* **EXERCISE OBJECTIVE**
Scan the lines below and report each one containing "Consider" by copying it.

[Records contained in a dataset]
....
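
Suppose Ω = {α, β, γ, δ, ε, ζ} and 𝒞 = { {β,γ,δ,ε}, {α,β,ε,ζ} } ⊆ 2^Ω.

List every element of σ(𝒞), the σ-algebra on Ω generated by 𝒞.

Answer: σ(𝒞) = { ∅, {α,ζ}, {β,ε}, {γ,δ}, {α,β,ε,ζ}, {α,γ,δ,ζ}, {β,γ,δ,ε}, Ω }

Trace:
Seed the family with 𝒞 together with ∅ and Ω: { ∅, {α,β,ε,ζ}, {β,γ,δ,ε}, Ω }.
Pass 1 (2 new):
  {α,ζ}  = Ω∖{β,γ,δ,ε}
  {γ,δ}  = Ω∖{α,β,ε,ζ}
  [6 total]
Pass 2: +1 →
  {α,γ,δ,ζ}  = {γ,δ} ∪ {α,ζ}
  [7 total]
Pass 3 (1 new):
  {β,ε}  = Ω∖{α,γ,δ,ζ}
  [8 total]
Pass 4 adds nothing — fixpoint reached.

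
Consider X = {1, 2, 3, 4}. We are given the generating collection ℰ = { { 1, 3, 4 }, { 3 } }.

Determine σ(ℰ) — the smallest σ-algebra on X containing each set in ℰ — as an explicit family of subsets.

Seed the family with ℰ together with ∅ and X: { ∅, { 3 }, { 1, 3, 4 }, X }.
Pass 1 (2 new):
  { 2 }  = complement { 1, 3, 4 }
  { 1, 2, 4 }  = complement { 3 }
Pass 2: 1 new —
  { 2, 3 }  = { 3 } ∪ { 2 }
Pass 3 adds 1:
  { 1, 4 }  = complement { 2, 3 }
Pass 4: stable.

σ(ℰ) = { ∅, { 2 }, { 3 }, { 1, 4 }, { 2, 3 }, { 1, 2, 4 }, { 1, 3, 4 }, X }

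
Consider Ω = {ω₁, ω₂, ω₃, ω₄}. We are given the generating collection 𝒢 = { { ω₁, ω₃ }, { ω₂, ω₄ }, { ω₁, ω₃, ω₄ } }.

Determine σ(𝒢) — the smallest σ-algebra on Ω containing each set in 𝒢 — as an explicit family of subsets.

σ(𝒢) = { {}, { ω₂ }, { ω₄ }, { ω₁, ω₃ }, { ω₂, ω₄ }, { ω₁, ω₂, ω₃ }, { ω₁, ω₃, ω₄ }, Ω }

Working:
Begin from { {}, { ω₁, ω₃ }, { ω₂, ω₄ }, { ω₁, ω₃, ω₄ }, Ω } (that is, 𝒢 plus ∅ and Ω).
Pass 1. New:
  { ω₂ }  = ᶜ of { ω₁, ω₃, ω₄ }
  [6 total]
Pass 2. New:
  { ω₁, ω₂, ω₃ }  = { ω₂ } ∪ { ω₁, ω₃ }
  [7 total]
Pass 3. New:
  { ω₄ }  = ᶜ of { ω₁, ω₂, ω₃ }
  [8 total]
Pass 4 adds nothing — fixpoint reached.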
....
* **TASK RESPONSE**
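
Consider X = {1, 2, 3, 4}. We are given the generating collection ℰ = { { 1, 3, 4 }, { 3 } }.
Consider Ω = {ω₁, ω₂, ω₃, ω₄}. We are given the generating collection 𝒢 = { { ω₁, ω₃ }, { ω₂, ω₄ }, { ω₁, ω₃, ω₄ } }.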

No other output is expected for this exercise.